Records supplied:
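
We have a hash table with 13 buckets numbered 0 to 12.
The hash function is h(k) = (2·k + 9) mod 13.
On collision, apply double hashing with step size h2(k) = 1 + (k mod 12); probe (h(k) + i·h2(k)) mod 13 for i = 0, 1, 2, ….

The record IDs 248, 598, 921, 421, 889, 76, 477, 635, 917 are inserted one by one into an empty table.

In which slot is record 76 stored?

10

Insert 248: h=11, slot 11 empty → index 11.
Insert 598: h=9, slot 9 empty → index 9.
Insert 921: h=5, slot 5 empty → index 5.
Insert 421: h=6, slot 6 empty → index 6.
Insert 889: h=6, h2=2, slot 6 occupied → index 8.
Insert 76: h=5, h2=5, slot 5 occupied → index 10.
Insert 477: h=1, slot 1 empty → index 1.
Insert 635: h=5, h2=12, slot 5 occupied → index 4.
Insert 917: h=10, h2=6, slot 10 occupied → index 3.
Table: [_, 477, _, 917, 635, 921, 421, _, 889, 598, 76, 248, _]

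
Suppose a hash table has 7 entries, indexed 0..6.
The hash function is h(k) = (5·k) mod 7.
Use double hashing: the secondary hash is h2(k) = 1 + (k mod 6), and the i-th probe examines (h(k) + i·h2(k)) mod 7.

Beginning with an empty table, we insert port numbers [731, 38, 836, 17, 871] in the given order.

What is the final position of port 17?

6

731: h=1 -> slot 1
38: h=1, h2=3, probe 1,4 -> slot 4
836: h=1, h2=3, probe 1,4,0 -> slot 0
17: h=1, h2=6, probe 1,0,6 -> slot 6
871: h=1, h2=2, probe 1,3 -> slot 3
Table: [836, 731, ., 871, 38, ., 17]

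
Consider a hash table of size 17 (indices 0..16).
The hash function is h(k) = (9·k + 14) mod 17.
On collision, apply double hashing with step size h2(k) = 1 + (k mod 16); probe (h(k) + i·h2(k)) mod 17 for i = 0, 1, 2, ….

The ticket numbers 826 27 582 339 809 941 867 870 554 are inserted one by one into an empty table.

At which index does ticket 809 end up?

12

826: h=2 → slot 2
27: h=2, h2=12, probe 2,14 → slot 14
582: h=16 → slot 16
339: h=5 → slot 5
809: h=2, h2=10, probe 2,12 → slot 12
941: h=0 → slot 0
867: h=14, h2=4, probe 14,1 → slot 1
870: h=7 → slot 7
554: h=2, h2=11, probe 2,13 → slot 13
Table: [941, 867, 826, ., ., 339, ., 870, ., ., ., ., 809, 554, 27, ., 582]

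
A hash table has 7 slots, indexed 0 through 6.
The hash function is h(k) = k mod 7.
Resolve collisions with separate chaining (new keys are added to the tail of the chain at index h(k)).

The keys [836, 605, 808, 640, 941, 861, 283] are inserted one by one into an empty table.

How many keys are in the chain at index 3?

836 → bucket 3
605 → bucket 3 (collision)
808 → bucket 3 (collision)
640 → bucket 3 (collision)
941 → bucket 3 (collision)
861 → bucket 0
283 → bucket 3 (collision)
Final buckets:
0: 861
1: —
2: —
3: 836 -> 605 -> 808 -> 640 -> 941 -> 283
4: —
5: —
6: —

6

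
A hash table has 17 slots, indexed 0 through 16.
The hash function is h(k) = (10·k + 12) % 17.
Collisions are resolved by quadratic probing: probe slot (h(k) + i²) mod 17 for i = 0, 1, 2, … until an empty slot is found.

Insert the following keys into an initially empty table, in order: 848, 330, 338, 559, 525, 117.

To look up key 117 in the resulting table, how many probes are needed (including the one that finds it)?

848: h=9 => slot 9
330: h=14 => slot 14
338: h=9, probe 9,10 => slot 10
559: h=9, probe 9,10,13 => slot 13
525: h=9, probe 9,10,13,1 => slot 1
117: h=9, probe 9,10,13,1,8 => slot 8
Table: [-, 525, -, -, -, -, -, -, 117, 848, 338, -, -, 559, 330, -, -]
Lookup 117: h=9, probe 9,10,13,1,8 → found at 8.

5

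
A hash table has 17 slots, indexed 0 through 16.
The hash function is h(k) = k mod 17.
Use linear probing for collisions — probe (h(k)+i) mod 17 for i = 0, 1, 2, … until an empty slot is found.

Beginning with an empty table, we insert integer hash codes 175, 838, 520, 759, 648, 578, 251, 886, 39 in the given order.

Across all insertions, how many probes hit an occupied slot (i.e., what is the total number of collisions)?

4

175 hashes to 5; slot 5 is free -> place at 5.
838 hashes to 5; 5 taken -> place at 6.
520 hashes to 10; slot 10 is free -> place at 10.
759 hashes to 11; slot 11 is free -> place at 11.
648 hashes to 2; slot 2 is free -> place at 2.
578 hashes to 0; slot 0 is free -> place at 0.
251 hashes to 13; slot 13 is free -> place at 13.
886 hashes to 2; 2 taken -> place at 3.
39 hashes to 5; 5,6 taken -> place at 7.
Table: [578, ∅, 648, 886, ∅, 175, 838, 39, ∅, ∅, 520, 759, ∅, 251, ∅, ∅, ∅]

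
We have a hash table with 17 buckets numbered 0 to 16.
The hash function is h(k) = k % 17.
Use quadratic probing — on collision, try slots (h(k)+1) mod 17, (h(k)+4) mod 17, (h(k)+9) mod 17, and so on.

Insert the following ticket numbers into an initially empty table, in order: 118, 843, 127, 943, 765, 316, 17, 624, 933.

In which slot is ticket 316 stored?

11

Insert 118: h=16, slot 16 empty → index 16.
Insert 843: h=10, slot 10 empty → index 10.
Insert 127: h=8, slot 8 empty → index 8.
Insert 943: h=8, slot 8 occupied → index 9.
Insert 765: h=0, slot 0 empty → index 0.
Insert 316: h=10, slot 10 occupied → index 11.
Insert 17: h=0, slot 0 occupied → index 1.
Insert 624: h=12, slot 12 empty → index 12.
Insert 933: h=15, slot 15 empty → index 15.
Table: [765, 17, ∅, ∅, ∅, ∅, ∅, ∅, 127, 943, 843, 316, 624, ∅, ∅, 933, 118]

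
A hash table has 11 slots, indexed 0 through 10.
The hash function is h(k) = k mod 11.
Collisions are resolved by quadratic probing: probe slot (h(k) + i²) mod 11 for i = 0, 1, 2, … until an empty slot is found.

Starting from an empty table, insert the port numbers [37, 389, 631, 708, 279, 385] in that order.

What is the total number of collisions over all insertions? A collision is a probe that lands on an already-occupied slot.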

Exercise goal:
Extract each line of the material exactly as it stands.

Exercise response:
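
We have a hash table with 13 buckets numbered 0 to 12.
The hash function is h(k) = (2·k + 9) mod 13.
On collision, apply double hashing with step size h2(k) = 1 + (k mod 12); probe (h(k) + i·h2(k)) mod 13 for i = 0, 1, 2, ….

The record IDs 248, 598, 921, 421, 889, 76, 477, 635, 917 are inserted one by one into an empty table.

In which slot is record 76 stored?

10

Insert 248: h=11, slot 11 empty → index 11.
Insert 598: h=9, slot 9 empty → index 9.
Insert 921: h=5, slot 5 empty → index 5.
Insert 421: h=6, slot 6 empty → index 6.
Insert 889: h=6, h2=2, slot 6 occupied → index 8.
Insert 76: h=5, h2=5, slot 5 occupied → index 10.
Insert 477: h=1, slot 1 empty → index 1.
Insert 635: h=5, h2=12, slot 5 occupied → index 4.
Insert 917: h=10, h2=6, slot 10 occupied → index 3.
Table: [_, 477, _, 917, 635, 921, 421, _, 889, 598, 76, 248, _]

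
Suppose a hash table has 7 entries, indexed 0..6.
The hash function is h(k) = (5·k) mod 7.
Use double hashing: the secondary hash is h2(k) = 1 + (k mod 6), and the i-th probe examines (h(k) + i·h2(k)) mod 7.

Beginning with an empty table, we insert port numbers [731, 38, 836, 17, 871] in the given order.

What is the final position of port 17?

6

731: h=1 -> slot 1
38: h=1, h2=3, probe 1,4 -> slot 4
836: h=1, h2=3, probe 1,4,0 -> slot 0
17: h=1, h2=6, probe 1,0,6 -> slot 6
871: h=1, h2=2, probe 1,3 -> slot 3
Table: [836, 731, ., 871, 38, ., 17]

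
Consider a hash table of size 17 (indices 0..16).
The hash function is h(k) = (9·k + 14) mod 17.
On collision, apply double hashing with step size h2(k) = 1 + (k mod 16); probe (h(k) + i·h2(k)) mod 17 for i = 0, 1, 2, ….

The ticket numbers 826 27 582 339 809 941 867 870 554 are inserted one by one into an empty table.

At which index does ticket 809 end up?

12

826: h=2 → slot 2
27: h=2, h2=12, probe 2,14 → slot 14
582: h=16 → slot 16
339: h=5 → slot 5
809: h=2, h2=10, probe 2,12 → slot 12
941: h=0 → slot 0
867: h=14, h2=4, probe 14,1 → slot 1
870: h=7 → slot 7
554: h=2, h2=11, probe 2,13 → slot 13
Table: [941, 867, 826, ., ., 339, ., 870, ., ., ., ., 809, 554, 27, ., 582]

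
A hash table has 7 slots, indexed 0 through 6.
The hash function is h(k) = k mod 7.
Resolve collisions with separate chaining (new keys are added to the tail of the chain at index h(k)).

The keys [836, 605, 808, 640, 941, 861, 283] are inserted one by one into an empty table.

How many keys are in the chain at index 3?

836 → bucket 3
605 → bucket 3 (collision)
808 → bucket 3 (collision)
640 → bucket 3 (collision)
941 → bucket 3 (collision)
861 → bucket 0
283 → bucket 3 (collision)
Final buckets:
0: 861
1: —
2: —
3: 836 -> 605 -> 808 -> 640 -> 941 -> 283
4: —
5: —
6: —

6

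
A hash table has 17 slots, indexed 0 through 16.
The hash function is h(k) = (10·k + 12) % 17.
Collisions are resolved by quadratic probing: probe slot (h(k) + i²) mod 17 for i = 0, 1, 2, … until an empty slot is found.

Insert the following keys into an initially empty table, in order: 848, 330, 338, 559, 525, 117.

To look up key 117 in the resulting table, how many probes are needed (including the one that finds it)?

848: h=9 => slot 9
330: h=14 => slot 14
338: h=9, probe 9,10 => slot 10
559: h=9, probe 9,10,13 => slot 13
525: h=9, probe 9,10,13,1 => slot 1
117: h=9, probe 9,10,13,1,8 => slot 8
Table: [-, 525, -, -, -, -, -, -, 117, 848, 338, -, -, 559, 330, -, -]
Lookup 117: h=9, probe 9,10,13,1,8 → found at 8.

5

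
A hash table has 17 slots, indexed 0 through 16.
The hash function is h(k) = k mod 17.
Use linear probing for collisions — probe (h(k)+i) mod 17 for i = 0, 1, 2, … until an empty slot is found.

Beginning with an empty table, we insert integer hash codes 175, 838, 520, 759, 648, 578, 251, 886, 39 in the given order.

Across all insertions, how many probes hit an occupied slot (i.e., what is the total number of collisions)?

4

175 hashes to 5; slot 5 is free -> place at 5.
838 hashes to 5; 5 taken -> place at 6.
520 hashes to 10; slot 10 is free -> place at 10.
759 hashes to 11; slot 11 is free -> place at 11.
648 hashes to 2; slot 2 is free -> place at 2.
578 hashes to 0; slot 0 is free -> place at 0.
251 hashes to 13; slot 13 is free -> place at 13.
886 hashes to 2; 2 taken -> place at 3.
39 hashes to 5; 5,6 taken -> place at 7.
Table: [578, ∅, 648, 886, ∅, 175, 838, 39, ∅, ∅, 520, 759, ∅, 251, ∅, ∅, ∅]

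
We have a hash table with 17 buckets numbered 0 to 16.
The hash function is h(k) = k % 17.
Use quadratic probing — on collision, try slots (h(k)+1) mod 17, (h(k)+4) mod 17, (h(k)+9) mod 17, and so on.

Insert the following ticket numbers into an initially empty table, in order: 118, 843, 127, 943, 765, 316, 17, 624, 933.

In which slot is ticket 316 stored?

11

Insert 118: h=16, slot 16 empty → index 16.
Insert 843: h=10, slot 10 empty → index 10.
Insert 127: h=8, slot 8 empty → index 8.
Insert 943: h=8, slot 8 occupied → index 9.
Insert 765: h=0, slot 0 empty → index 0.
Insert 316: h=10, slot 10 occupied → index 11.
Insert 17: h=0, slot 0 occupied → index 1.
Insert 624: h=12, slot 12 empty → index 12.
Insert 933: h=15, slot 15 empty → index 15.
Table: [765, 17, ∅, ∅, ∅, ∅, ∅, ∅, 127, 943, 843, 316, 624, ∅, ∅, 933, 118]

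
A hash table has 11 slots, indexed 0 through 10.
The hash function is h(k) = k mod 11.
Collisions are resolved by quadratic probing: probe slot (h(k) + i²) mod 11 for i = 0, 1, 2, … until an empty slot is found.

Starting from an empty table, insert the port numbers [37, 389, 631, 708, 279, 385] in that order.

What is the total number of collisions over all insertions? A collision is a probe that lands on an already-occupied slot.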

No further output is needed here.